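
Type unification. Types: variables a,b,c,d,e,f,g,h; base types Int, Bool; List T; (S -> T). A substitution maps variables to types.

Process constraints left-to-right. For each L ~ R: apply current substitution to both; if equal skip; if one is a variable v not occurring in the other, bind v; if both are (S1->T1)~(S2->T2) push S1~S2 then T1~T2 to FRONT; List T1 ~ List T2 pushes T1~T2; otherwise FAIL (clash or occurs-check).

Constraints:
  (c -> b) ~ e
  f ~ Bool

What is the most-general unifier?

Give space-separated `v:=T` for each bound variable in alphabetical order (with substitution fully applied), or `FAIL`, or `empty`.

step 1: unify (c -> b) ~ e  [subst: {-} | 1 pending]
  bind e := (c -> b)
step 2: unify f ~ Bool  [subst: {e:=(c -> b)} | 0 pending]
  bind f := Bool

Answer: e:=(c -> b) f:=Bool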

* TASK DIRECTIONS *
Repeat the data above exactly.

* ANSWER AREA *
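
Type unification. Types: variables a,b,c,d,e,f,g,h; base types Int, Bool; List T; (S -> T). A substitution maps variables to types.

Process constraints left-to-right. For each L ~ R: apply current substitution to both; if equal skip; if one is a variable v not occurring in the other, bind v; if both are (S1->T1)~(S2->T2) push S1~S2 then T1~T2 to FRONT; List T1 ~ List T2 pushes T1~T2; otherwise FAIL (clash or occurs-check).

Constraints:
  (c -> b) ~ e
  f ~ Bool

What is the most-general unifier?

Give space-separated `v:=T` for each bound variable in alphabetical order (with substitution fully applied), or `FAIL`, or `empty`.

step 1: unify (c -> b) ~ e  [subst: {-} | 1 pending]
  bind e := (c -> b)
step 2: unify f ~ Bool  [subst: {e:=(c -> b)} | 0 pending]
  bind f := Bool

Answer: e:=(c -> b) f:=Bool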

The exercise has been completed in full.